▸ **EXERCISE GOAL**
Your reply must contain exactly the lines running from the one with "Postcondition: y == 19" to the last line of the entries below, both included, and no other lines.

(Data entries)
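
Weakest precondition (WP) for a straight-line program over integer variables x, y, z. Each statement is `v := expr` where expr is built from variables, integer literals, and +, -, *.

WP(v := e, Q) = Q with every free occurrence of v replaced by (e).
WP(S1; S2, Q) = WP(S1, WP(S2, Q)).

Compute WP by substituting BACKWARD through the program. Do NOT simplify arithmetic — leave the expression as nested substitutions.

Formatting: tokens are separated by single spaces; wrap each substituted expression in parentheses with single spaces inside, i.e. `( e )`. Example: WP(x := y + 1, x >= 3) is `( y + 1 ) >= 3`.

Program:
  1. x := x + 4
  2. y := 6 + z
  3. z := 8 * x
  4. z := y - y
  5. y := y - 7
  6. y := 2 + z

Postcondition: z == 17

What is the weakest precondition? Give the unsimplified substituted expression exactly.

Answer: ( ( 6 + z ) - ( 6 + z ) ) == 17

Derivation:
post: z == 17
stmt 6: y := 2 + z  -- replace 0 occurrence(s) of y with (2 + z)
  => z == 17
stmt 5: y := y - 7  -- replace 0 occurrence(s) of y with (y - 7)
  => z == 17
stmt 4: z := y - y  -- replace 1 occurrence(s) of z with (y - y)
  => ( y - y ) == 17
stmt 3: z := 8 * x  -- replace 0 occurrence(s) of z with (8 * x)
  => ( y - y ) == 17
stmt 2: y := 6 + z  -- replace 2 occurrence(s) of y with (6 + z)
  => ( ( 6 + z ) - ( 6 + z ) ) == 17
stmt 1: x := x + 4  -- replace 0 occurrence(s) of x with (x + 4)
  => ( ( 6 + z ) - ( 6 + z ) ) == 17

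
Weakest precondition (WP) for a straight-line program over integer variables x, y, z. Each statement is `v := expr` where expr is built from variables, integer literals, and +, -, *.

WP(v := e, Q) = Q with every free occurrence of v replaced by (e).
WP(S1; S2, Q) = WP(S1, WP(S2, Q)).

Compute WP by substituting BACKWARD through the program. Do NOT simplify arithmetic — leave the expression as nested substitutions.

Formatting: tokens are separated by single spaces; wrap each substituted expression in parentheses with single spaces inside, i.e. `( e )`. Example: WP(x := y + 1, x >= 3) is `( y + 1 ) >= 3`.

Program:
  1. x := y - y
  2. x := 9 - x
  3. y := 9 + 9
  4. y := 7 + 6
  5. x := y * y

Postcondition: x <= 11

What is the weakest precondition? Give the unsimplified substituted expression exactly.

Answer: ( ( 7 + 6 ) * ( 7 + 6 ) ) <= 11

Derivation:
post: x <= 11
stmt 5: x := y * y  -- replace 1 occurrence(s) of x with (y * y)
  => ( y * y ) <= 11
stmt 4: y := 7 + 6  -- replace 2 occurrence(s) of y with (7 + 6)
  => ( ( 7 + 6 ) * ( 7 + 6 ) ) <= 11
stmt 3: y := 9 + 9  -- replace 0 occurrence(s) of y with (9 + 9)
  => ( ( 7 + 6 ) * ( 7 + 6 ) ) <= 11
stmt 2: x := 9 - x  -- replace 0 occurrence(s) of x with (9 - x)
  => ( ( 7 + 6 ) * ( 7 + 6 ) ) <= 11
stmt 1: x := y - y  -- replace 0 occurrence(s) of x with (y - y)
  => ( ( 7 + 6 ) * ( 7 + 6 ) ) <= 11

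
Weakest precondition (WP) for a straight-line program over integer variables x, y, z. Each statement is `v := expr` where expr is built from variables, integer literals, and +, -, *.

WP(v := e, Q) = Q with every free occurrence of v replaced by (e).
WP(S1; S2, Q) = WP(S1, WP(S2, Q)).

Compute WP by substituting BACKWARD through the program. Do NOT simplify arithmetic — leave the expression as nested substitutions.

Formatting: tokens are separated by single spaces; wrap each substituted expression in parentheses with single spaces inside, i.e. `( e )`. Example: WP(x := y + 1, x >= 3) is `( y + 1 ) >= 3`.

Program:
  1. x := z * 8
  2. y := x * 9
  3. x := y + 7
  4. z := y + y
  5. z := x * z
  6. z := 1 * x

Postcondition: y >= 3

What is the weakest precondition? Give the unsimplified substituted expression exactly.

Answer: ( ( z * 8 ) * 9 ) >= 3

Derivation:
post: y >= 3
stmt 6: z := 1 * x  -- replace 0 occurrence(s) of z with (1 * x)
  => y >= 3
stmt 5: z := x * z  -- replace 0 occurrence(s) of z with (x * z)
  => y >= 3
stmt 4: z := y + y  -- replace 0 occurrence(s) of z with (y + y)
  => y >= 3
stmt 3: x := y + 7  -- replace 0 occurrence(s) of x with (y + 7)
  => y >= 3
stmt 2: y := x * 9  -- replace 1 occurrence(s) of y with (x * 9)
  => ( x * 9 ) >= 3
stmt 1: x := z * 8  -- replace 1 occurrence(s) of x with (z * 8)
  => ( ( z * 8 ) * 9 ) >= 3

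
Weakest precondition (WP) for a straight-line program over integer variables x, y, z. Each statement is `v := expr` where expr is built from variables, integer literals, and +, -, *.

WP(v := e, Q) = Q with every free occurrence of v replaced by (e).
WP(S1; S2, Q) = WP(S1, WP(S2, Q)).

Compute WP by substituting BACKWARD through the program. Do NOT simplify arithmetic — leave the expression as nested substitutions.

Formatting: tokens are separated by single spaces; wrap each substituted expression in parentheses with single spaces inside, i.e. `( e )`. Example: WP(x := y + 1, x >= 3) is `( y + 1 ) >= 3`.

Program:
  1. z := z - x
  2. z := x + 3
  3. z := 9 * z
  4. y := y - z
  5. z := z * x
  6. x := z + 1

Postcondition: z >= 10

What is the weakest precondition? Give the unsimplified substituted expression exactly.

post: z >= 10
stmt 6: x := z + 1  -- replace 0 occurrence(s) of x with (z + 1)
  => z >= 10
stmt 5: z := z * x  -- replace 1 occurrence(s) of z with (z * x)
  => ( z * x ) >= 10
stmt 4: y := y - z  -- replace 0 occurrence(s) of y with (y - z)
  => ( z * x ) >= 10
stmt 3: z := 9 * z  -- replace 1 occurrence(s) of z with (9 * z)
  => ( ( 9 * z ) * x ) >= 10
stmt 2: z := x + 3  -- replace 1 occurrence(s) of z with (x + 3)
  => ( ( 9 * ( x + 3 ) ) * x ) >= 10
stmt 1: z := z - x  -- replace 0 occurrence(s) of z with (z - x)
  => ( ( 9 * ( x + 3 ) ) * x ) >= 10

Answer: ( ( 9 * ( x + 3 ) ) * x ) >= 10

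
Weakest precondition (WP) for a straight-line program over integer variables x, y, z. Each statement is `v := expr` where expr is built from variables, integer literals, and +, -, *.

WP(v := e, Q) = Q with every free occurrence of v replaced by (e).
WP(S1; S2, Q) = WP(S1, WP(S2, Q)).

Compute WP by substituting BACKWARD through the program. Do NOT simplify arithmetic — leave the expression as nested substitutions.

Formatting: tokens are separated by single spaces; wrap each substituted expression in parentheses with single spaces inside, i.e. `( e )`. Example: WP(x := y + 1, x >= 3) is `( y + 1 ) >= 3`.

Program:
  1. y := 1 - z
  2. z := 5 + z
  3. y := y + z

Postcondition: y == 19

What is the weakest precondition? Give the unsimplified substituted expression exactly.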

▸ **THE COMPLETED TASK**
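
Postcondition: y == 19

What is the weakest precondition? Give the unsimplified substituted expression exactly.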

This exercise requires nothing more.